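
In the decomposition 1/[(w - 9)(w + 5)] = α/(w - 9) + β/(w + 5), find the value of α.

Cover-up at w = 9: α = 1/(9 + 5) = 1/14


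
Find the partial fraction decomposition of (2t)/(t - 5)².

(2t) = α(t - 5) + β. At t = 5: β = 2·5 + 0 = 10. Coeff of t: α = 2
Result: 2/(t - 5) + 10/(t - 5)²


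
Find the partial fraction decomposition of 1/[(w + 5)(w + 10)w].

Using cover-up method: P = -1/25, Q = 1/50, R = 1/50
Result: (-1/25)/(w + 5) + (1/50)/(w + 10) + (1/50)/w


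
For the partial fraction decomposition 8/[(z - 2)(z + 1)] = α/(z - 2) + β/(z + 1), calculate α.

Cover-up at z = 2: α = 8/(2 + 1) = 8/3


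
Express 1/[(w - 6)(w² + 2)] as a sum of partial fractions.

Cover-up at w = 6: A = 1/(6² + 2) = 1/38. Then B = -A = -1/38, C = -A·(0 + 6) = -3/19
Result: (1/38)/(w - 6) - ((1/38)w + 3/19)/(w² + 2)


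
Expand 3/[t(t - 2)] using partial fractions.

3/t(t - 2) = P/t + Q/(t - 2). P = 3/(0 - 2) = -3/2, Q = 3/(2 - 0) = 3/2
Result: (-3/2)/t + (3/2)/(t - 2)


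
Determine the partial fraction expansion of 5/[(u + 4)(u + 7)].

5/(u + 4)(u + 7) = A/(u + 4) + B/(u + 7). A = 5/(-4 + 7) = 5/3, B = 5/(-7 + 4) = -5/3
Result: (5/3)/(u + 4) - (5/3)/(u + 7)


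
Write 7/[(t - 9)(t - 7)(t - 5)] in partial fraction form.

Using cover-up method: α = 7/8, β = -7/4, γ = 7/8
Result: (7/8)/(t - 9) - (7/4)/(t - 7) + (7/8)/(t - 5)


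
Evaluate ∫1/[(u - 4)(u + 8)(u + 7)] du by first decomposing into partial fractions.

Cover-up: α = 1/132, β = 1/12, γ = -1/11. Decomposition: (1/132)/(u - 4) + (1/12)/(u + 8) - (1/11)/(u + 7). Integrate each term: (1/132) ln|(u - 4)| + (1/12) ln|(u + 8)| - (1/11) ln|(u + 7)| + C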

::::

*Instructions for the task:* What you give back should be exactly the lines from the one with "Express 1/[(w - 6)(w²" through the final line of the listing, and no others.

*Result for this task:*
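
Express 1/[(w - 6)(w² + 2)] as a sum of partial fractions.

Cover-up at w = 6: A = 1/(6² + 2) = 1/38. Then B = -A = -1/38, C = -A·(0 + 6) = -3/19
Result: (1/38)/(w - 6) - ((1/38)w + 3/19)/(w² + 2)


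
Expand 3/[t(t - 2)] using partial fractions.

3/t(t - 2) = P/t + Q/(t - 2). P = 3/(0 - 2) = -3/2, Q = 3/(2 - 0) = 3/2
Result: (-3/2)/t + (3/2)/(t - 2)


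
Determine the partial fraction expansion of 5/[(u + 4)(u + 7)].

5/(u + 4)(u + 7) = A/(u + 4) + B/(u + 7). A = 5/(-4 + 7) = 5/3, B = 5/(-7 + 4) = -5/3
Result: (5/3)/(u + 4) - (5/3)/(u + 7)


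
Write 7/[(t - 9)(t - 7)(t - 5)] in partial fraction form.

Using cover-up method: α = 7/8, β = -7/4, γ = 7/8
Result: (7/8)/(t - 9) - (7/4)/(t - 7) + (7/8)/(t - 5)


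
Evaluate ∫1/[(u - 4)(u + 8)(u + 7)] du by first decomposing into partial fractions.

Cover-up: α = 1/132, β = 1/12, γ = -1/11. Decomposition: (1/132)/(u - 4) + (1/12)/(u + 8) - (1/11)/(u + 7). Integrate each term: (1/132) ln|(u - 4)| + (1/12) ln|(u + 8)| - (1/11) ln|(u + 7)| + C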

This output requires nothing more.